[DATA RECORDS]
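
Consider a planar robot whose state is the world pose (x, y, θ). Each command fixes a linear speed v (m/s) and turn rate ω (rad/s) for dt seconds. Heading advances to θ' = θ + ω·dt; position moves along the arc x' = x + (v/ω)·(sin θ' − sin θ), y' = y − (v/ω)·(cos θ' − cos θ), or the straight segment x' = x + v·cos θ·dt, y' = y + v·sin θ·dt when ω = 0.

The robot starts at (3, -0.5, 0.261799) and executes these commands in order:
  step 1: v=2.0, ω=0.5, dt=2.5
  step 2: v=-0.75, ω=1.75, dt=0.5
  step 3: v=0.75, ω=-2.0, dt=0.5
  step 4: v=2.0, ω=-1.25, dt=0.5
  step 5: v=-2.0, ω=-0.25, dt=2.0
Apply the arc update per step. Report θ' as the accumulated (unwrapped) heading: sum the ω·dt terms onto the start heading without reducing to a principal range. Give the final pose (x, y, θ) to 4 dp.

step 1: θ'=1.5118 (R=4.0000) → pose (5.9578, 3.1279, 1.5118)
step 2: θ'=2.3868 (R=-0.4286) → pose (6.0920, 2.7904, 2.3868)
step 3: θ'=1.3868 (R=-0.3750) → pose (5.9802, 3.1322, 1.3868)
step 4: θ'=0.7618 (R=-1.6000) → pose (6.4489, 3.9972, 0.7618)
step 5: θ'=0.2618 (R=8.0000) → pose (2.9976, 2.0585, 0.2618)

(2.9976, 2.0585, 0.2618)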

[YOUR TASK] All that is wanted is an exact copy of the lines from the line holding "step 3: v=0.75, ω=-2.0, dt=0.5" through the end of the material above, including both.

[ANSWER TO THIS PROBLEM]
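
  step 3: v=0.75, ω=-2.0, dt=0.5
  step 4: v=2.0, ω=-1.25, dt=0.5
  step 5: v=-2.0, ω=-0.25, dt=2.0
Apply the arc update per step. Report θ' as the accumulated (unwrapped) heading: sum the ω·dt terms onto the start heading without reducing to a principal range. Give the final pose (x, y, θ) to 4 dp.

step 1: θ'=1.5118 (R=4.0000) → pose (5.9578, 3.1279, 1.5118)
step 2: θ'=2.3868 (R=-0.4286) → pose (6.0920, 2.7904, 2.3868)
step 3: θ'=1.3868 (R=-0.3750) → pose (5.9802, 3.1322, 1.3868)
step 4: θ'=0.7618 (R=-1.6000) → pose (6.4489, 3.9972, 0.7618)
step 5: θ'=0.2618 (R=8.0000) → pose (2.9976, 2.0585, 0.2618)

(2.9976, 2.0585, 0.2618)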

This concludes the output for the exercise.